- **Your assignment**: Within the records that follow, determine how many lines include the word "Answer". State the number and nothing further.
Segment Open
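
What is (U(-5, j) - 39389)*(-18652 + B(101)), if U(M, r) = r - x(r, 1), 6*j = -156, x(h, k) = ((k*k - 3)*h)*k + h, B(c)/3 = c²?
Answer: -471359391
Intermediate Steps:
B(c) = 3*c²
x(h, k) = h + h*k*(-3 + k²) (x(h, k) = ((k² - 3)*h)*k + h = ((-3 + k²)*h)*k + h = (h*(-3 + k²))*k + h = h*k*(-3 + k²) + h = h + h*k*(-3 + k²))
j = -26 (j = (⅙)*(-156) = -26)
U(M, r) = 2*r (U(M, r) = r - r*(1 + 1³ - 3*1) = r - r*(1 + 1 - 3) = r - r*(-1) = r - (-1)*r = r + r = 2*r)
(U(-5, j) - 39389)*(-18652 + B(101)) = (2*(-26) - 39389)*(-18652 + 3*101²) = (-52 - 39389)*(-18652 + 3*10201) = -39441*(-18652 + 30603) = -39441*11951 = -471359391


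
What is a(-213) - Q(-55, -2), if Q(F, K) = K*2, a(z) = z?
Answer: -209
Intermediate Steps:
Q(F, K) = 2*K
a(-213) - Q(-55, -2) = -213 - 2*(-2) = -213 - 1*(-4) = -213 + 4 = -209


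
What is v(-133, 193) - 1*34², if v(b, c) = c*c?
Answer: 36093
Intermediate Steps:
v(b, c) = c²
v(-133, 193) - 1*34² = 193² - 1*34² = 37249 - 1*1156 = 37249 - 1156 = 36093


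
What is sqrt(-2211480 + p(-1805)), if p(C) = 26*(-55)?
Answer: I*sqrt(2212910) ≈ 1487.6*I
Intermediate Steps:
p(C) = -1430
sqrt(-2211480 + p(-1805)) = sqrt(-2211480 - 1430) = sqrt(-2212910) = I*sqrt(2212910)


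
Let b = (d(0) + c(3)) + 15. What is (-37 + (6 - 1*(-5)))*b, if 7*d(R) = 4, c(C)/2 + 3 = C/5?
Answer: -9802/35 ≈ -280.06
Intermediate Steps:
c(C) = -6 + 2*C/5 (c(C) = -6 + 2*(C/5) = -6 + 2*C/5)
d(R) = 4/7 (d(R) = (⅐)*4 = 4/7)
b = 377/35 (b = (4/7 + (-6 + (⅖)*3)) + 15 = (4/7 + (-6 + 6/5)) + 15 = (4/7 - 24/5) + 15 = -148/35 + 15 = 377/35 ≈ 10.771)
(-37 + (6 - 1*(-5)))*b = (-37 + (6 - 1*(-5)))*(377/35) = (-37 + (6 + 5))*(377/35) = (-37 + 11)*(377/35) = -26*377/35 = -9802/35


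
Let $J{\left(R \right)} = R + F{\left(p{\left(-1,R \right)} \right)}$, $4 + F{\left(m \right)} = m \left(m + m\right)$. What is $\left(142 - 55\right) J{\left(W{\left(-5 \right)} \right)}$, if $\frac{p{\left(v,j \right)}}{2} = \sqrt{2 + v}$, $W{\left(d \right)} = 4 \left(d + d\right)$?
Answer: $-3132$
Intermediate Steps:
$W{\left(d \right)} = 8 d$ ($W{\left(d \right)} = 4 \cdot 2 d = 8 d$)
$p{\left(v,j \right)} = 2 \sqrt{2 + v}$
$F{\left(m \right)} = -4 + 2 m^{2}$ ($F{\left(m \right)} = -4 + m \left(m + m\right) = -4 + m 2 m = -4 + 2 m^{2}$)
$J{\left(R \right)} = 4 + R$ ($J{\left(R \right)} = R - \left(4 - 2 \left(2 \sqrt{2 - 1}\right)^{2}\right) = R - \left(4 - 2 \left(2 \sqrt{1}\right)^{2}\right) = R - \left(4 - 2 \left(2 \cdot 1\right)^{2}\right) = R - \left(4 - 2 \cdot 2^{2}\right) = R + \left(-4 + 2 \cdot 4\right) = R + \left(-4 + 8\right) = R + 4 = 4 + R$)
$\left(142 - 55\right) J{\left(W{\left(-5 \right)} \right)} = \left(142 - 55\right) \left(4 + 8 \left(-5\right)\right) = 87 \left(4 - 40\right) = 87 \left(-36\right) = -3132$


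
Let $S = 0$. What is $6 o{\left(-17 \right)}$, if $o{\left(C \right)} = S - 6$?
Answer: $-36$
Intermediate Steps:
$o{\left(C \right)} = -6$ ($o{\left(C \right)} = 0 - 6 = -6$)
$6 o{\left(-17 \right)} = 6 \left(-6\right) = -36$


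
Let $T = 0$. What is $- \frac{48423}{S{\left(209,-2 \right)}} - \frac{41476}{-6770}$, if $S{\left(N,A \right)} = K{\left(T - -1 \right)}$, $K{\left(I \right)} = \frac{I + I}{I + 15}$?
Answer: $- \frac{1311274102}{3385} \approx -3.8738 \cdot 10^{5}$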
Segment Closed
- **Task response**: 8